◆ DATA FOR THIS EXERCISE
▽

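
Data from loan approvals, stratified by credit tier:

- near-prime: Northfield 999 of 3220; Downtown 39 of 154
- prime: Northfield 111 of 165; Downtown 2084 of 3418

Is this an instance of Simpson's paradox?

Near-prime: Northfield 999/3220 = 31.0%, Downtown 39/154 = 25.3% → Northfield
Prime: Northfield 111/165 = 67.3%, Downtown 2084/3418 = 61.0% → Northfield
Overall: Northfield 1110/3385 = 32.8%, Downtown 2123/3572 = 59.4% → Downtown
Northfield wins each credit group but Downtown wins overall — the comparison reverses. Northfield's applications skew toward near-prime, which has a lower base rate.

Yes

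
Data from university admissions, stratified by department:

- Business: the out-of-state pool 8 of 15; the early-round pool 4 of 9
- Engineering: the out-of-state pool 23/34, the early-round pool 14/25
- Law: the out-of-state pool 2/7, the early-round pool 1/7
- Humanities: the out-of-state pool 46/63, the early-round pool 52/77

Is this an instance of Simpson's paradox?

No

Business: the out-of-state pool 8/15 = 53.3%, the early-round pool 4/9 = 44.4% → the out-of-state pool
Engineering: the out-of-state pool 23/34 = 67.6%, the early-round pool 14/25 = 56.0% → the out-of-state pool
Law: the out-of-state pool 2/7 = 28.6%, the early-round pool 1/7 = 14.3% → the out-of-state pool
Humanities: the out-of-state pool 46/63 = 73.0%, the early-round pool 52/77 = 67.5% → the out-of-state pool
Overall: the out-of-state pool 79/119 = 66.4%, the early-round pool 71/118 = 60.2% → the out-of-state pool
The out-of-state pool wins overall and in every department group — no reversal.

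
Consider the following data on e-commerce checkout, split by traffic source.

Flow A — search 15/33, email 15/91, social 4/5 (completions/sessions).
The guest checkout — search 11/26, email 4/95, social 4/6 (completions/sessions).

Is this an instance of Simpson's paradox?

Search: Flow A 15/33 = 45.5%, the guest checkout 11/26 = 42.3% → Flow A
Email: Flow A 15/91 = 16.5%, the guest checkout 4/95 = 4.2% → Flow A
Social: Flow A 4/5 = 80.0%, the guest checkout 4/6 = 66.7% → Flow A
Overall: Flow A 34/129 = 26.4%, the guest checkout 19/127 = 15.0% → Flow A
Flow A wins overall and in every traffic group — no reversal.

No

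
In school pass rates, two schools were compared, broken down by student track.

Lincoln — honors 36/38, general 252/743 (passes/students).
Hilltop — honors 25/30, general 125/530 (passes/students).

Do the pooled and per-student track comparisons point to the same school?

Honors: Lincoln 36/38 = 94.7%, Hilltop 25/30 = 83.3% → Lincoln
General: Lincoln 252/743 = 33.9%, Hilltop 125/530 = 23.6% → Lincoln
Overall: Lincoln 288/781 = 36.9%, Hilltop 150/560 = 26.8% → Lincoln
Lincoln wins overall and in every student group — no reversal.

Yes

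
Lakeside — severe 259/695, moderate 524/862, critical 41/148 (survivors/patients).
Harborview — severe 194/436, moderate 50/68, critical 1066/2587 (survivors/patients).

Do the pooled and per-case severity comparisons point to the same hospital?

No

Severe: Lakeside 259/695 = 37.3%, Harborview 194/436 = 44.5% → Harborview
Moderate: Lakeside 524/862 = 60.8%, Harborview 50/68 = 73.5% → Harborview
Critical: Lakeside 41/148 = 27.7%, Harborview 1066/2587 = 41.2% → Harborview
Overall: Lakeside 824/1705 = 48.3%, Harborview 1310/3091 = 42.4% → Lakeside
Harborview wins each case group but Lakeside wins overall — the comparison reverses. Harborview's patients skew toward critical, which has a lower base rate.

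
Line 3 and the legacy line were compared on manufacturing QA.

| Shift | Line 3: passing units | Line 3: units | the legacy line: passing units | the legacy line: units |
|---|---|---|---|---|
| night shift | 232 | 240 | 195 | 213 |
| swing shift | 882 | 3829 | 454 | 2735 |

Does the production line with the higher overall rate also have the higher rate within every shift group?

Yes

Night shift: Line 3 232/240 = 96.7%, the legacy line 195/213 = 91.5% → Line 3
Swing shift: Line 3 882/3829 = 23.0%, the legacy line 454/2735 = 16.6% → Line 3
Overall: Line 3 1114/4069 = 27.4%, the legacy line 649/2948 = 22.0% → Line 3
Line 3 wins overall and in every shift group — no reversal.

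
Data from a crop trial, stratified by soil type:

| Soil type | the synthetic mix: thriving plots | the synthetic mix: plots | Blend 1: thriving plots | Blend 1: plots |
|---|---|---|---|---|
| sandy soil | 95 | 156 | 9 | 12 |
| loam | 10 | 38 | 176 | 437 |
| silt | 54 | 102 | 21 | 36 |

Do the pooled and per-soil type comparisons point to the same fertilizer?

No

Sandy soil: the synthetic mix 95/156 = 60.9%, Blend 1 9/12 = 75.0% → Blend 1
Loam: the synthetic mix 10/38 = 26.3%, Blend 1 176/437 = 40.3% → Blend 1
Silt: the synthetic mix 54/102 = 52.9%, Blend 1 21/36 = 58.3% → Blend 1
Overall: the synthetic mix 159/296 = 53.7%, Blend 1 206/485 = 42.5% → the synthetic mix
Blend 1 wins each soil group but the synthetic mix wins overall — the comparison reverses. Blend 1's plots skew toward loam, which has a lower base rate.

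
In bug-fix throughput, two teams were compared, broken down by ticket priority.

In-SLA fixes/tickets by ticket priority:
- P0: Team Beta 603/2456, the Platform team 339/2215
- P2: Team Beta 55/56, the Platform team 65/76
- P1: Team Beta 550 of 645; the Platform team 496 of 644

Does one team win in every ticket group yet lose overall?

No

P0: Team Beta 603/2456 = 24.6%, the Platform team 339/2215 = 15.3% → Team Beta
P2: Team Beta 55/56 = 98.2%, the Platform team 65/76 = 85.5% → Team Beta
P1: Team Beta 550/645 = 85.3%, the Platform team 496/644 = 77.0% → Team Beta
Overall: Team Beta 1208/3157 = 38.3%, the Platform team 900/2935 = 30.7% → Team Beta
Team Beta wins overall and in every ticket group — no reversal.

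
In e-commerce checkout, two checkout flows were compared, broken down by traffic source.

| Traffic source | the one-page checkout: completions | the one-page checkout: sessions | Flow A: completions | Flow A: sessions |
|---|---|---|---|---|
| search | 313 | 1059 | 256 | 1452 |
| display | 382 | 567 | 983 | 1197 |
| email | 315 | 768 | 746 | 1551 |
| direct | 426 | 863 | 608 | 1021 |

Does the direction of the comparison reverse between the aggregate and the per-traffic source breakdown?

Search: the one-page checkout 313/1059 = 29.6%, Flow A 256/1452 = 17.6% → the one-page checkout
Display: the one-page checkout 382/567 = 67.4%, Flow A 983/1197 = 82.1% → Flow A
Email: the one-page checkout 315/768 = 41.0%, Flow A 746/1551 = 48.1% → Flow A
Direct: the one-page checkout 426/863 = 49.4%, Flow A 608/1021 = 59.5% → Flow A
Overall: the one-page checkout 1436/3257 = 44.1%, Flow A 2593/5221 = 49.7% → Flow A
Neither sweeps: the one-page checkout wins 1 of 4 groups, Flow A wins 3. Flow A wins overall but not every group — no Simpson reversal.

No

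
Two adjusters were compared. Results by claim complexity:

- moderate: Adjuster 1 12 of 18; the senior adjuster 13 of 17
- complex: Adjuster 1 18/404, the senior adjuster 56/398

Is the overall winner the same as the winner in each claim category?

Yes

Moderate: Adjuster 1 12/18 = 66.7%, the senior adjuster 13/17 = 76.5% → the senior adjuster
Complex: Adjuster 1 18/404 = 4.5%, the senior adjuster 56/398 = 14.1% → the senior adjuster
Overall: Adjuster 1 30/422 = 7.1%, the senior adjuster 69/415 = 16.6% → the senior adjuster
The senior adjuster wins overall and in every claim group — no reversal.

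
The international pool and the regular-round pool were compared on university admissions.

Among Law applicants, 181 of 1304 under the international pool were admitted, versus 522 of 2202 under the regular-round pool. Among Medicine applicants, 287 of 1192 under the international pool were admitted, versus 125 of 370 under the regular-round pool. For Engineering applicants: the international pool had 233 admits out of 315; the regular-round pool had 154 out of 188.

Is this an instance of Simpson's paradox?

Law: the international pool 181/1304 = 13.9%, the regular-round pool 522/2202 = 23.7% → the regular-round pool
Medicine: the international pool 287/1192 = 24.1%, the regular-round pool 125/370 = 33.8% → the regular-round pool
Engineering: the international pool 233/315 = 74.0%, the regular-round pool 154/188 = 81.9% → the regular-round pool
Overall: the international pool 701/2811 = 24.9%, the regular-round pool 801/2760 = 29.0% → the regular-round pool
The regular-round pool wins overall and in every department group — no reversal.

No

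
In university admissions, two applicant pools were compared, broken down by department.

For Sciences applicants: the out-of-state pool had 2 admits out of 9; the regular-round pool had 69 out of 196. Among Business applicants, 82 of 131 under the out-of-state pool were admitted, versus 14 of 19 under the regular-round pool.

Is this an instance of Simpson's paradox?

Sciences: the out-of-state pool 2/9 = 22.2%, the regular-round pool 69/196 = 35.2% → the regular-round pool
Business: the out-of-state pool 82/131 = 62.6%, the regular-round pool 14/19 = 73.7% → the regular-round pool
Overall: the out-of-state pool 84/140 = 60.0%, the regular-round pool 83/215 = 38.6% → the out-of-state pool
The regular-round pool wins each department group but the out-of-state pool wins overall — the comparison reverses. The regular-round pool's applicants skew toward Sciences, which has a lower base rate.

Yes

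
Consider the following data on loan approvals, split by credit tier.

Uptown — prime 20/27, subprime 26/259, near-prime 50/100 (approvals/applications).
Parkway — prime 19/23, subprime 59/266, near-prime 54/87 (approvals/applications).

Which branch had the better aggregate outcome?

Parkway

Prime: Uptown 20/27 = 74.1%, Parkway 19/23 = 82.6% → Parkway
Subprime: Uptown 26/259 = 10.0%, Parkway 59/266 = 22.2% → Parkway
Near-prime: Uptown 50/100 = 50.0%, Parkway 54/87 = 62.1% → Parkway
Overall: Uptown 96/386 = 24.9%, Parkway 132/376 = 35.1% → Parkway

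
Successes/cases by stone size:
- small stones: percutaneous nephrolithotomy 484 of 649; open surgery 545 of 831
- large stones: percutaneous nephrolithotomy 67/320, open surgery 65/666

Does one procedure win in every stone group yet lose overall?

Small stones: percutaneous nephrolithotomy 484/649 = 74.6%, open surgery 545/831 = 65.6% → percutaneous nephrolithotomy
Large stones: percutaneous nephrolithotomy 67/320 = 20.9%, open surgery 65/666 = 9.8% → percutaneous nephrolithotomy
Overall: percutaneous nephrolithotomy 551/969 = 56.9%, open surgery 610/1497 = 40.7% → percutaneous nephrolithotomy
Percutaneous nephrolithotomy wins overall and in every stone group — no reversal.

No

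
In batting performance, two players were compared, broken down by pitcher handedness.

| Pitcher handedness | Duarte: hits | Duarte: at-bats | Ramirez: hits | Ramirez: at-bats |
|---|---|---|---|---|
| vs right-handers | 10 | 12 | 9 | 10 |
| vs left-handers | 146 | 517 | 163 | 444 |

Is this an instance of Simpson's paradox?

No

Vs right-handers: Duarte 10/12 = 83.3%, Ramirez 9/10 = 90.0% → Ramirez
Vs left-handers: Duarte 146/517 = 28.2%, Ramirez 163/444 = 36.7% → Ramirez
Overall: Duarte 156/529 = 29.5%, Ramirez 172/454 = 37.9% → Ramirez
Ramirez wins overall and in every pitcher group — no reversal.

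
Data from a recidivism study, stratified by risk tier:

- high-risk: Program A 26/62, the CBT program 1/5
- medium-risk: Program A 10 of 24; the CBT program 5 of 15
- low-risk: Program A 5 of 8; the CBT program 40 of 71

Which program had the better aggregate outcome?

the CBT program

High-risk: Program A 26/62 = 41.9%, the CBT program 1/5 = 20.0% → Program A
Medium-risk: Program A 10/24 = 41.7%, the CBT program 5/15 = 33.3% → Program A
Low-risk: Program A 5/8 = 62.5%, the CBT program 40/71 = 56.3% → Program A
Overall: Program A 41/94 = 43.6%, the CBT program 46/91 = 50.5% → the CBT program
(Program A wins every risk group but the CBT program wins overall — Program A's participants skew toward the low-rate high-risk group.)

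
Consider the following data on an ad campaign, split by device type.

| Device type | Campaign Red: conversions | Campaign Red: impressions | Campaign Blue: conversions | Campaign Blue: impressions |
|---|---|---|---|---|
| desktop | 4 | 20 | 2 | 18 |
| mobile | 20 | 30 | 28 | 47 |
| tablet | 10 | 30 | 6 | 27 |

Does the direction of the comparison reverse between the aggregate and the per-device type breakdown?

Desktop: Campaign Red 4/20 = 20.0%, Campaign Blue 2/18 = 11.1% → Campaign Red
Mobile: Campaign Red 20/30 = 66.7%, Campaign Blue 28/47 = 59.6% → Campaign Red
Tablet: Campaign Red 10/30 = 33.3%, Campaign Blue 6/27 = 22.2% → Campaign Red
Overall: Campaign Red 34/80 = 42.5%, Campaign Blue 36/92 = 39.1% → Campaign Red
Campaign Red wins overall and in every device group — no reversal.

No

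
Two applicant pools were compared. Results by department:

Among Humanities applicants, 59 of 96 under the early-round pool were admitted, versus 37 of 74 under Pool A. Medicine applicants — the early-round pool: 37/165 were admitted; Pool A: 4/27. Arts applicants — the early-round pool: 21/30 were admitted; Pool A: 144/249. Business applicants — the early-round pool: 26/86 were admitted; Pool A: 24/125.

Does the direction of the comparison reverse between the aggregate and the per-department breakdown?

Yes

Humanities: the early-round pool 59/96 = 61.5%, Pool A 37/74 = 50.0% → the early-round pool
Medicine: the early-round pool 37/165 = 22.4%, Pool A 4/27 = 14.8% → the early-round pool
Arts: the early-round pool 21/30 = 70.0%, Pool A 144/249 = 57.8% → the early-round pool
Business: the early-round pool 26/86 = 30.2%, Pool A 24/125 = 19.2% → the early-round pool
Overall: the early-round pool 143/377 = 37.9%, Pool A 209/475 = 44.0% → Pool A
The early-round pool wins each department group but Pool A wins overall — the comparison reverses. The early-round pool's applicants skew toward Medicine, which has a lower base rate.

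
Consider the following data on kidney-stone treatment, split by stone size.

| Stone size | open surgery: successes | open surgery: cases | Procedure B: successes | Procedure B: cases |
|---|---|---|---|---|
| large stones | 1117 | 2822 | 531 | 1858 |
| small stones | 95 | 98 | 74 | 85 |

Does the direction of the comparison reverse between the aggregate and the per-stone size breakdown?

Large stones: open surgery 1117/2822 = 39.6%, Procedure B 531/1858 = 28.6% → open surgery
Small stones: open surgery 95/98 = 96.9%, Procedure B 74/85 = 87.1% → open surgery
Overall: open surgery 1212/2920 = 41.5%, Procedure B 605/1943 = 31.1% → open surgery
Open surgery wins overall and in every stone group — no reversal.

No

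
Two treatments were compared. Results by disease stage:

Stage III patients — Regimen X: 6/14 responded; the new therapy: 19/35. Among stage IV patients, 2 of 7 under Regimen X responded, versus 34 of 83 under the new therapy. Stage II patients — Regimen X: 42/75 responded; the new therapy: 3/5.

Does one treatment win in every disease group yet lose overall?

Yes

Stage III: Regimen X 6/14 = 42.9%, the new therapy 19/35 = 54.3% → the new therapy
Stage IV: Regimen X 2/7 = 28.6%, the new therapy 34/83 = 41.0% → the new therapy
Stage II: Regimen X 42/75 = 56.0%, the new therapy 3/5 = 60.0% → the new therapy
Overall: Regimen X 50/96 = 52.1%, the new therapy 56/123 = 45.5% → Regimen X
The new therapy wins each disease group but Regimen X wins overall — the comparison reverses. The new therapy's patients skew toward stage IV, which has a lower base rate.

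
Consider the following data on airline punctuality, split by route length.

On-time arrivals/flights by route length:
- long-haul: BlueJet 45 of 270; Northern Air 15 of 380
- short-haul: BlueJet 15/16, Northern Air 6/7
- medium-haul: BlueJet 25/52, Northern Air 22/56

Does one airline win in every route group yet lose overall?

Long-haul: BlueJet 45/270 = 16.7%, Northern Air 15/380 = 3.9% → BlueJet
Short-haul: BlueJet 15/16 = 93.8%, Northern Air 6/7 = 85.7% → BlueJet
Medium-haul: BlueJet 25/52 = 48.1%, Northern Air 22/56 = 39.3% → BlueJet
Overall: BlueJet 85/338 = 25.1%, Northern Air 43/443 = 9.7% → BlueJet
BlueJet wins overall and in every route group — no reversal.

No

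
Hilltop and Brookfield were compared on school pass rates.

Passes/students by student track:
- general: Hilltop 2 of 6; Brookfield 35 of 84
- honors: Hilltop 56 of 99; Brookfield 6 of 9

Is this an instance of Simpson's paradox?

Yes

General: Hilltop 2/6 = 33.3%, Brookfield 35/84 = 41.7% → Brookfield
Honors: Hilltop 56/99 = 56.6%, Brookfield 6/9 = 66.7% → Brookfield
Overall: Hilltop 58/105 = 55.2%, Brookfield 41/93 = 44.1% → Hilltop
Brookfield wins each student group but Hilltop wins overall — the comparison reverses. Brookfield's students skew toward general, which has a lower base rate.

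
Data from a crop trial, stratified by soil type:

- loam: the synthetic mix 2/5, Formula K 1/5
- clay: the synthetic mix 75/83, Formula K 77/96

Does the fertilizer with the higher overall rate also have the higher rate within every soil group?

Loam: the synthetic mix 2/5 = 40.0%, Formula K 1/5 = 20.0% → the synthetic mix
Clay: the synthetic mix 75/83 = 90.4%, Formula K 77/96 = 80.2% → the synthetic mix
Overall: the synthetic mix 77/88 = 87.5%, Formula K 78/101 = 77.2% → the synthetic mix
The synthetic mix wins overall and in every soil group — no reversal.

Yes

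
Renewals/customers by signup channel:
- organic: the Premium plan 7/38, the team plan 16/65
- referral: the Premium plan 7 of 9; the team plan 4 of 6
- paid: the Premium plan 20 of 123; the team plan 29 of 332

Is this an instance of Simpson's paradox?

Organic: the Premium plan 7/38 = 18.4%, the team plan 16/65 = 24.6% → the team plan
Referral: the Premium plan 7/9 = 77.8%, the team plan 4/6 = 66.7% → the Premium plan
Paid: the Premium plan 20/123 = 16.3%, the team plan 29/332 = 8.7% → the Premium plan
Overall: the Premium plan 34/170 = 20.0%, the team plan 49/403 = 12.2% → the Premium plan
Neither sweeps: the Premium plan wins 2 of 3 groups, the team plan wins 1. The Premium plan wins overall but not every group — no Simpson reversal.

No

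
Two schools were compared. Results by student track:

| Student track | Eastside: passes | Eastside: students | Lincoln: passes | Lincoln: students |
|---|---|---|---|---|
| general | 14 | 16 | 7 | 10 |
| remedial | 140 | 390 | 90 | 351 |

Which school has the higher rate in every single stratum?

General: Eastside 14/16 = 87.5%, Lincoln 7/10 = 70.0% → Eastside
Remedial: Eastside 140/390 = 35.9%, Lincoln 90/351 = 25.6% → Eastside
Eastside has the higher rate in both groups.

Eastside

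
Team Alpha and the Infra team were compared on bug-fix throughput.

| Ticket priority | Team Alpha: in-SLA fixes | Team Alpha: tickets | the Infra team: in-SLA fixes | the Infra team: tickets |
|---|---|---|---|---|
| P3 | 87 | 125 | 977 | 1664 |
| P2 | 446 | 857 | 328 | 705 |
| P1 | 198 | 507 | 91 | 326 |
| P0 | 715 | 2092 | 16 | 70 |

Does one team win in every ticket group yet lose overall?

Yes

P3: Team Alpha 87/125 = 69.6%, the Infra team 977/1664 = 58.7% → Team Alpha
P2: Team Alpha 446/857 = 52.0%, the Infra team 328/705 = 46.5% → Team Alpha
P1: Team Alpha 198/507 = 39.1%, the Infra team 91/326 = 27.9% → Team Alpha
P0: Team Alpha 715/2092 = 34.2%, the Infra team 16/70 = 22.9% → Team Alpha
Overall: Team Alpha 1446/3581 = 40.4%, the Infra team 1412/2765 = 51.1% → the Infra team
Team Alpha wins each ticket group but the Infra team wins overall — the comparison reverses. Team Alpha's tickets skew toward P0, which has a lower base rate.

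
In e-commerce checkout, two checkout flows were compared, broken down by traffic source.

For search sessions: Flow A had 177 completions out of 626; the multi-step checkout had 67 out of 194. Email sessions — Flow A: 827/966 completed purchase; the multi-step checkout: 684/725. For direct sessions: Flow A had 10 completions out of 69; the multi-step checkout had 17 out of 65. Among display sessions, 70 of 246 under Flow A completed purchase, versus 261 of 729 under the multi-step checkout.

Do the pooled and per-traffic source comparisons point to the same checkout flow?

Search: Flow A 177/626 = 28.3%, the multi-step checkout 67/194 = 34.5% → the multi-step checkout
Email: Flow A 827/966 = 85.6%, the multi-step checkout 684/725 = 94.3% → the multi-step checkout
Direct: Flow A 10/69 = 14.5%, the multi-step checkout 17/65 = 26.2% → the multi-step checkout
Display: Flow A 70/246 = 28.5%, the multi-step checkout 261/729 = 35.8% → the multi-step checkout
Overall: Flow A 1084/1907 = 56.8%, the multi-step checkout 1029/1713 = 60.1% → the multi-step checkout
The multi-step checkout wins overall and in every traffic group — no reversal.

Yes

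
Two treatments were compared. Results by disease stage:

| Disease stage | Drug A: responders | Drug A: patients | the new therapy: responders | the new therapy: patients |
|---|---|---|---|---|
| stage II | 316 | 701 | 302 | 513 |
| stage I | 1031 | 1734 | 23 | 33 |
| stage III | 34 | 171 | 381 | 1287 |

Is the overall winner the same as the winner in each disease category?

No

Stage II: Drug A 316/701 = 45.1%, the new therapy 302/513 = 58.9% → the new therapy
Stage I: Drug A 1031/1734 = 59.5%, the new therapy 23/33 = 69.7% → the new therapy
Stage III: Drug A 34/171 = 19.9%, the new therapy 381/1287 = 29.6% → the new therapy
Overall: Drug A 1381/2606 = 53.0%, the new therapy 706/1833 = 38.5% → Drug A
The new therapy wins each disease group but Drug A wins overall — the comparison reverses. The new therapy's patients skew toward stage III, which has a lower base rate.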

△

◆ ACTIVITY
From the records above, pick out and copy each line holding the word "throughput".

◆ EXPECTED ANSWER
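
In bug-fix throughput, two teams were compared, broken down by ticket priority.
Team Alpha and the Infra team were compared on bug-fix throughput.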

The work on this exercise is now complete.